_Input material_.
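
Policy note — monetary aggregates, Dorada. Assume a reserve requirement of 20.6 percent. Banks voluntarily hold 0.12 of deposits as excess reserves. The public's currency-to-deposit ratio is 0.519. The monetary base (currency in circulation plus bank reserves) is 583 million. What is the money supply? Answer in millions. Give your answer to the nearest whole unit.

1048 million

The money multiplier is m = (1 + c) / (rr + e + c) = (1 + 0.519) / (0.206 + 0.12 + 0.519) ≈ 1.7976.
So M = m × MB = 1.7976 × 583 = 1048.0008 million.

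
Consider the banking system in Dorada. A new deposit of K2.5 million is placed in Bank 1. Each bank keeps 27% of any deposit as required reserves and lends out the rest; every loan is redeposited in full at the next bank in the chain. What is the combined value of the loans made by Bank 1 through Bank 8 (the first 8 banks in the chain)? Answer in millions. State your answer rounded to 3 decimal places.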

_Exercise goal_.
None of the records may be omitted; each is to be printed exactly.

_Exercise solution_.
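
Policy note — monetary aggregates, Dorada. Assume a reserve requirement of 20.6 percent. Banks voluntarily hold 0.12 of deposits as excess reserves. The public's currency-to-deposit ratio is 0.519. The monetary base (currency in circulation plus bank reserves) is 583 million. What is the money supply? Answer in millions. Give your answer to the nearest whole unit.

1048 million

The money multiplier is m = (1 + c) / (rr + e + c) = (1 + 0.519) / (0.206 + 0.12 + 0.519) ≈ 1.7976.
So M = m × MB = 1.7976 × 583 = 1048.0008 million.

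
Consider the banking system in Dorada. A new deposit of K2.5 million is placed in Bank 1. Each bank keeps 27% of any deposit as required reserves and lends out the rest; every loan is redeposited in full at the next bank in the chain. What is the combined value of the loans made by Bank 1 through Bank 8 (the first 8 banks in the chain)? Answer in millions. State your answer rounded to 3 decimal places.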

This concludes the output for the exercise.